• _Exercise description_
An exact copy is needed of each line from the one including "Consider a spa" through the last line of the entries, both ends counted, with nothing added.

*-*-*

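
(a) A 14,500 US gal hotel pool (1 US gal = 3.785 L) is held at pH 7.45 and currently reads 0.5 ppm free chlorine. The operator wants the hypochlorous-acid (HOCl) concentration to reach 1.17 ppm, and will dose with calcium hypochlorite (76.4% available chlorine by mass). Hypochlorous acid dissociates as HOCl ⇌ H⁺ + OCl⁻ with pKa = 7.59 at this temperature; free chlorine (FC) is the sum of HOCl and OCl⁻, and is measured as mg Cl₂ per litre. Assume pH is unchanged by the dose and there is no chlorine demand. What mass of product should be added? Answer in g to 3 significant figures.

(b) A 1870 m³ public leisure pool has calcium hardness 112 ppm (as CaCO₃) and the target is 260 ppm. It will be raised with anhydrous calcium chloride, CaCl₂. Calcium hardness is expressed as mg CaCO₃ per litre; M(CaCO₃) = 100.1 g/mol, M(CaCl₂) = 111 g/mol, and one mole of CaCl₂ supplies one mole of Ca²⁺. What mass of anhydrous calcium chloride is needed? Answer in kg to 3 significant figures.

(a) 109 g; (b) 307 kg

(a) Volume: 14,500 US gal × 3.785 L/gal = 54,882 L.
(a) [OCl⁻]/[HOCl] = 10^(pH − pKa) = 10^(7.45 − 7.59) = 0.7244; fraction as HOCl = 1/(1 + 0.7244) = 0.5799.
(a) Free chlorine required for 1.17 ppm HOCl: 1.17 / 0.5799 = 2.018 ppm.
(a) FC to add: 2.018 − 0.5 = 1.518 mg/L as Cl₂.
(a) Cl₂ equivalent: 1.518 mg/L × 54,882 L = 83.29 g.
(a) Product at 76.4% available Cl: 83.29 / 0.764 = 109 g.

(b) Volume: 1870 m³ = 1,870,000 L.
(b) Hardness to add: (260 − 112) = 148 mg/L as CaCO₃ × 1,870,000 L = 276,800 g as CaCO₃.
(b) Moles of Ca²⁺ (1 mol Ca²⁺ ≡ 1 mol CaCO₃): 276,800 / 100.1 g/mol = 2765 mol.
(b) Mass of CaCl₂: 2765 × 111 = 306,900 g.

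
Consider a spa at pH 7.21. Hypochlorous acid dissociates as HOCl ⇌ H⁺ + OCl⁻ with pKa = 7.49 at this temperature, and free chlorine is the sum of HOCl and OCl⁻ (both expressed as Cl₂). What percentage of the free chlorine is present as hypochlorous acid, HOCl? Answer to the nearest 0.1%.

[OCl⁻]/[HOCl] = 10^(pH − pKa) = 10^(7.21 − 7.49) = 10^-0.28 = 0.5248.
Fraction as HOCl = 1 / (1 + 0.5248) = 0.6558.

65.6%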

*-*-*

• _Response to the task_
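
Consider a spa at pH 7.21. Hypochlorous acid dissociates as HOCl ⇌ H⁺ + OCl⁻ with pKa = 7.49 at this temperature, and free chlorine is the sum of HOCl and OCl⁻ (both expressed as Cl₂). What percentage of the free chlorine is present as hypochlorous acid, HOCl? Answer to the nearest 0.1%.

[OCl⁻]/[HOCl] = 10^(pH − pKa) = 10^(7.21 − 7.49) = 10^-0.28 = 0.5248.
Fraction as HOCl = 1 / (1 + 0.5248) = 0.6558.

65.6%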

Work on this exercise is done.